Work order — Copy out all of the records. Keep every word exact.

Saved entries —

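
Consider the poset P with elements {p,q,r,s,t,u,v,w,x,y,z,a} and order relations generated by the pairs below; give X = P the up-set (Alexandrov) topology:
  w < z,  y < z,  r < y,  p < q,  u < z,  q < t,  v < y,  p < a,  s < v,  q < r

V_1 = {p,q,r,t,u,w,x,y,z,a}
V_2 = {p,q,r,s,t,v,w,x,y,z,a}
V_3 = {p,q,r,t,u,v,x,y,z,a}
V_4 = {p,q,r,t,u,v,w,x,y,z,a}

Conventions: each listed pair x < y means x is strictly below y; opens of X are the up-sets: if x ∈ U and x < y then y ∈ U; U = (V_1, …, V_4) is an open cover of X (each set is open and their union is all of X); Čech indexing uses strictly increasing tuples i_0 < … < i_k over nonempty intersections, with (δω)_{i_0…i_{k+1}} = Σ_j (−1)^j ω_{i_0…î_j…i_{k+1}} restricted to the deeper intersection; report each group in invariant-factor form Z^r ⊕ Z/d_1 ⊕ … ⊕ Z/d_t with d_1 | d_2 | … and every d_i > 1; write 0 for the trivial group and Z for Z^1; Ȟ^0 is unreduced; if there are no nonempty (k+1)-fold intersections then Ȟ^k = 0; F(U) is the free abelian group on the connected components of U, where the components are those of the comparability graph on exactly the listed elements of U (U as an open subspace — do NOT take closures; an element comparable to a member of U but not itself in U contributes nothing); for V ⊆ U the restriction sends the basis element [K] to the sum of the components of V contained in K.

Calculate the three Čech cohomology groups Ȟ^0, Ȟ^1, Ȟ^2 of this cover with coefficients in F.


intersection data:
  V12={p,q,r,t,w,x,y,z,a} V13={p,q,r,t,u,x,y,z,a} V14={p,q,r,t,u,w,x,y,z,a} V23={p,q,r,t,v,x,y,z,a} V24={p,q,r,t,v,w,x,y,z,a} V34={p,q,r,t,u,v,x,y,z,a}
  V123={p,q,r,t,x,y,z,a} V124={p,q,r,t,w,x,y,z,a} V134={p,q,r,t,u,x,y,z,a} V234={p,q,r,t,v,x,y,z,a}
  V1234={p,q,r,t,x,y,z,a}
components per intersection:
  V1: {p,q,r,t,u,w,y,z,a} {x}
  V2: {p,q,r,s,t,v,w,y,z,a} {x}
  V3: {p,q,r,t,u,v,y,z,a} {x}
  V4: {p,q,r,t,u,v,w,y,z,a} {x}
  V12: {p,q,r,t,w,y,z,a} {x}
  V13: {p,q,r,t,u,y,z,a} {x}
  V14: {p,q,r,t,u,w,y,z,a} {x}
  V23: {p,q,r,t,v,y,z,a} {x}
  V24: {p,q,r,t,v,w,y,z,a} {x}
  V34: {p,q,r,t,u,v,y,z,a} {x}
  V123: {p,q,r,t,y,z,a} {x}
  V124: {p,q,r,t,w,y,z,a} {x}
  V134: {p,q,r,t,u,y,z,a} {x}
  V234: {p,q,r,t,v,y,z,a} {x}
  V1234: {p,q,r,t,y,z,a} {x}
C dims 8,12,8,2; δ0: rk 6, SNF 1^6; δ1: rk 6, SNF 1^6; δ2: rk 2, SNF 1^2
Ȟ^0 = (8 − 6) − 0 = 2, so Ȟ^0 ≅ Z^2
Ȟ^1 = (12 − 6) − 6 = 0, so Ȟ^1 ≅ 0
Ȟ^2 = (8 − 2) − 6 = 0, so Ȟ^2 ≅ 0

Ȟ^0 ≅ Z^2,  Ȟ^1 ≅ 0,  Ȟ^2 ≅ 0


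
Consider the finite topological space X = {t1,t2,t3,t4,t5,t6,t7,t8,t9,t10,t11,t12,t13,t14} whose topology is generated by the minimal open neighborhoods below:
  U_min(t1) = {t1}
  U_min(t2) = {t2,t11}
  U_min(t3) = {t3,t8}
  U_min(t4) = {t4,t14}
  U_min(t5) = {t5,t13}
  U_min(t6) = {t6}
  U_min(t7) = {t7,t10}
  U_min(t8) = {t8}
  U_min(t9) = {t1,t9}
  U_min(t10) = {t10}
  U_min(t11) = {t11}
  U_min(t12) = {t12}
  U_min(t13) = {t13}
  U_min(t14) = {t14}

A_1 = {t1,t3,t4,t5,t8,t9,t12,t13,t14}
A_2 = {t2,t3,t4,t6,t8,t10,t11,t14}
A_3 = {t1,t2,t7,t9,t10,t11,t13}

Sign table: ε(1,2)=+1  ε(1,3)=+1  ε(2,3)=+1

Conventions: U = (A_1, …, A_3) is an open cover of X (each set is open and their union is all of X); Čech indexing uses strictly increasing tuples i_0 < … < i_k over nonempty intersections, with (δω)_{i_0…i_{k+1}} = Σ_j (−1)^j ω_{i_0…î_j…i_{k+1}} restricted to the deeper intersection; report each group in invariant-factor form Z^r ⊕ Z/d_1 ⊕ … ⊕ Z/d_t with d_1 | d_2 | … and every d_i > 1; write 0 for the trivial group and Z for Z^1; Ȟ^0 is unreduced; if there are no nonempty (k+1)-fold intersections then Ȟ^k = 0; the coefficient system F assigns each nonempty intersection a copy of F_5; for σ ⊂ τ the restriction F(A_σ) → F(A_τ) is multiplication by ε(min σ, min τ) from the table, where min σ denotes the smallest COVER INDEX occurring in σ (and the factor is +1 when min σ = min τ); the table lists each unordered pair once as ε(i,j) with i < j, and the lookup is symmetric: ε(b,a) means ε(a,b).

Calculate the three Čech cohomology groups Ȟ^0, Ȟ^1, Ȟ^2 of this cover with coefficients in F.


nonempty intersections:
  A12={t3,t4,t8,t14} A13={t1,t9,t13} A23={t2,t10,t11}
C dims 3,3; δ0: rk_F5 2
Ȟ^0: (3−2)−0=1 ⇒ Z/5
Ȟ^1: (3−0)−2=1 ⇒ Z/5
Ȟ^2: (0−0)−0=0 ⇒ 0

Ȟ^0(U;F) ≅ Z/5; Ȟ^1(U;F) ≅ Z/5; Ȟ^2(U;F) ≅ 0


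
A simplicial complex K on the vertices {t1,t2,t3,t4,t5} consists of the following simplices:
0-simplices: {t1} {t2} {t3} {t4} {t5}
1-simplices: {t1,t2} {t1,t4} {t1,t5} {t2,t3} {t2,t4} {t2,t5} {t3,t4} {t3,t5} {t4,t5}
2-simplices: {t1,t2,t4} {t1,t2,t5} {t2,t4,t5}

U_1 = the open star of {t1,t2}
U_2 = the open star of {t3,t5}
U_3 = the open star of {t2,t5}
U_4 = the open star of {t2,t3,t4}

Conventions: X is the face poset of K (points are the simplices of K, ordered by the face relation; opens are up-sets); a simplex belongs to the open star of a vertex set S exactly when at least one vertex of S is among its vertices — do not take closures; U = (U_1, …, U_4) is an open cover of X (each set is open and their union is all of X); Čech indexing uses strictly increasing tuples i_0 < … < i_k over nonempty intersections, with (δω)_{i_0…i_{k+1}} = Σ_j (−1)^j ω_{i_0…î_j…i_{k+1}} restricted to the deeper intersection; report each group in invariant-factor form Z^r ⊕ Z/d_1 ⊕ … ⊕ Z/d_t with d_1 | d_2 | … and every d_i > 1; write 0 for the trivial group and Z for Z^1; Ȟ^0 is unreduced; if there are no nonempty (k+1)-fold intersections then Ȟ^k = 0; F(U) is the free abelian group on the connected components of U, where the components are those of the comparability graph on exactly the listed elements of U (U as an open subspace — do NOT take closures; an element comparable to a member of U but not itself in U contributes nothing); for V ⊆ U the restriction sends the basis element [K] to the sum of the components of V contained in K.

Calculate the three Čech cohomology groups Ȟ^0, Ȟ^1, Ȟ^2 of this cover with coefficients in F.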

Task output —
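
Consider the poset P with elements {p,q,r,s,t,u,v,w,x,y,z,a} and order relations generated by the pairs below; give X = P the up-set (Alexandrov) topology:
  w < z,  y < z,  r < y,  p < q,  u < z,  q < t,  v < y,  p < a,  s < v,  q < r

V_1 = {p,q,r,t,u,w,x,y,z,a}
V_2 = {p,q,r,s,t,v,w,x,y,z,a}
V_3 = {p,q,r,t,u,v,x,y,z,a}
V_4 = {p,q,r,t,u,v,w,x,y,z,a}

Conventions: each listed pair x < y means x is strictly below y; opens of X are the up-sets: if x ∈ U and x < y then y ∈ U; U = (V_1, …, V_4) is an open cover of X (each set is open and their union is all of X); Čech indexing uses strictly increasing tuples i_0 < … < i_k over nonempty intersections, with (δω)_{i_0…i_{k+1}} = Σ_j (−1)^j ω_{i_0…î_j…i_{k+1}} restricted to the deeper intersection; report each group in invariant-factor form Z^r ⊕ Z/d_1 ⊕ … ⊕ Z/d_t with d_1 | d_2 | … and every d_i > 1; write 0 for the trivial group and Z for Z^1; Ȟ^0 is unreduced; if there are no nonempty (k+1)-fold intersections then Ȟ^k = 0; F(U) is the free abelian group on the connected components of U, where the components are those of the comparability graph on exactly the listed elements of U (U as an open subspace — do NOT take closures; an element comparable to a member of U but not itself in U contributes nothing); for V ⊆ U the restriction sends the basis element [K] to the sum of the components of V contained in K.

Calculate the three Čech cohomology groups Ȟ^0, Ȟ^1, Ȟ^2 of this cover with coefficients in F.


intersection data:
  V12={p,q,r,t,w,x,y,z,a} V13={p,q,r,t,u,x,y,z,a} V14={p,q,r,t,u,w,x,y,z,a} V23={p,q,r,t,v,x,y,z,a} V24={p,q,r,t,v,w,x,y,z,a} V34={p,q,r,t,u,v,x,y,z,a}
  V123={p,q,r,t,x,y,z,a} V124={p,q,r,t,w,x,y,z,a} V134={p,q,r,t,u,x,y,z,a} V234={p,q,r,t,v,x,y,z,a}
  V1234={p,q,r,t,x,y,z,a}
components per intersection:
  V1: {p,q,r,t,u,w,y,z,a} {x}
  V2: {p,q,r,s,t,v,w,y,z,a} {x}
  V3: {p,q,r,t,u,v,y,z,a} {x}
  V4: {p,q,r,t,u,v,w,y,z,a} {x}
  V12: {p,q,r,t,w,y,z,a} {x}
  V13: {p,q,r,t,u,y,z,a} {x}
  V14: {p,q,r,t,u,w,y,z,a} {x}
  V23: {p,q,r,t,v,y,z,a} {x}
  V24: {p,q,r,t,v,w,y,z,a} {x}
  V34: {p,q,r,t,u,v,y,z,a} {x}
  V123: {p,q,r,t,y,z,a} {x}
  V124: {p,q,r,t,w,y,z,a} {x}
  V134: {p,q,r,t,u,y,z,a} {x}
  V234: {p,q,r,t,v,y,z,a} {x}
  V1234: {p,q,r,t,y,z,a} {x}
C dims 8,12,8,2; δ0: rk 6, SNF 1^6; δ1: rk 6, SNF 1^6; δ2: rk 2, SNF 1^2
Ȟ^0 = (8 − 6) − 0 = 2, so Ȟ^0 ≅ Z^2
Ȟ^1 = (12 − 6) − 6 = 0, so Ȟ^1 ≅ 0
Ȟ^2 = (8 − 2) − 6 = 0, so Ȟ^2 ≅ 0

Ȟ^0 ≅ Z^2,  Ȟ^1 ≅ 0,  Ȟ^2 ≅ 0


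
Consider the finite topological space X = {t1,t2,t3,t4,t5,t6,t7,t8,t9,t10,t11,t12,t13,t14} whose topology is generated by the minimal open neighborhoods below:
  U_min(t1) = {t1}
  U_min(t2) = {t2,t11}
  U_min(t3) = {t3,t8}
  U_min(t4) = {t4,t14}
  U_min(t5) = {t5,t13}
  U_min(t6) = {t6}
  U_min(t7) = {t7,t10}
  U_min(t8) = {t8}
  U_min(t9) = {t1,t9}
  U_min(t10) = {t10}
  U_min(t11) = {t11}
  U_min(t12) = {t12}
  U_min(t13) = {t13}
  U_min(t14) = {t14}

A_1 = {t1,t3,t4,t5,t8,t9,t12,t13,t14}
A_2 = {t2,t3,t4,t6,t8,t10,t11,t14}
A_3 = {t1,t2,t7,t9,t10,t11,t13}

Sign table: ε(1,2)=+1  ε(1,3)=+1  ε(2,3)=+1

Conventions: U = (A_1, …, A_3) is an open cover of X (each set is open and their union is all of X); Čech indexing uses strictly increasing tuples i_0 < … < i_k over nonempty intersections, with (δω)_{i_0…i_{k+1}} = Σ_j (−1)^j ω_{i_0…î_j…i_{k+1}} restricted to the deeper intersection; report each group in invariant-factor form Z^r ⊕ Z/d_1 ⊕ … ⊕ Z/d_t with d_1 | d_2 | … and every d_i > 1; write 0 for the trivial group and Z for Z^1; Ȟ^0 is unreduced; if there are no nonempty (k+1)-fold intersections then Ȟ^k = 0; the coefficient system F assigns each nonempty intersection a copy of F_5; for σ ⊂ τ the restriction F(A_σ) → F(A_τ) is multiplication by ε(min σ, min τ) from the table, where min σ denotes the smallest COVER INDEX occurring in σ (and the factor is +1 when min σ = min τ); the table lists each unordered pair once as ε(i,j) with i < j, and the lookup is symmetric: ε(b,a) means ε(a,b).

Calculate the three Čech cohomology groups Ȟ^0, Ȟ^1, Ȟ^2 of this cover with coefficients in F.


nonempty intersections:
  A12={t3,t4,t8,t14} A13={t1,t9,t13} A23={t2,t10,t11}
C dims 3,3; δ0: rk_F5 2
Ȟ^0: (3−2)−0=1 ⇒ Z/5
Ȟ^1: (3−0)−2=1 ⇒ Z/5
Ȟ^2: (0−0)−0=0 ⇒ 0

Ȟ^0(U;F) ≅ Z/5; Ȟ^1(U;F) ≅ Z/5; Ȟ^2(U;F) ≅ 0


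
A simplicial complex K on the vertices {t1,t2,t3,t4,t5} consists of the following simplices:
0-simplices: {t1} {t2} {t3} {t4} {t5}
1-simplices: {t1,t2} {t1,t4} {t1,t5} {t2,t3} {t2,t4} {t2,t5} {t3,t4} {t3,t5} {t4,t5}
2-simplices: {t1,t2,t4} {t1,t2,t5} {t2,t4,t5}

U_1 = the open star of {t1,t2}
U_2 = the open star of {t3,t5}
U_3 = the open star of {t2,t5}
U_4 = the open star of {t2,t3,t4}

Conventions: X is the face poset of K (points are the simplices of K, ordered by the face relation; opens are up-sets); a simplex belongs to the open star of a vertex set S exactly when at least one vertex of S is among its vertices — do not take closures; U = (U_1, …, U_4) is an open cover of X (each set is open and their union is all of X); Čech indexing uses strictly increasing tuples i_0 < … < i_k over nonempty intersections, with (δω)_{i_0…i_{k+1}} = Σ_j (−1)^j ω_{i_0…î_j…i_{k+1}} restricted to the deeper intersection; report each group in invariant-factor form Z^r ⊕ Z/d_1 ⊕ … ⊕ Z/d_t with d_1 | d_2 | … and every d_i > 1; write 0 for the trivial group and Z for Z^1; Ȟ^0 is unreduced; if there are no nonempty (k+1)-fold intersections then Ȟ^k = 0; F(U) is the free abelian group on the connected components of U, where the components are those of the comparability graph on exactly the listed elements of U (U as an open subspace — do NOT take closures; an element comparable to a member of U but not itself in U contributes nothing); for V ⊆ U the restriction sends the basis element [K] to the sum of the components of V contained in K.

Calculate the three Čech cohomology groups Ȟ^0, Ȟ^1, Ȟ^2 of this cover with coefficients in F.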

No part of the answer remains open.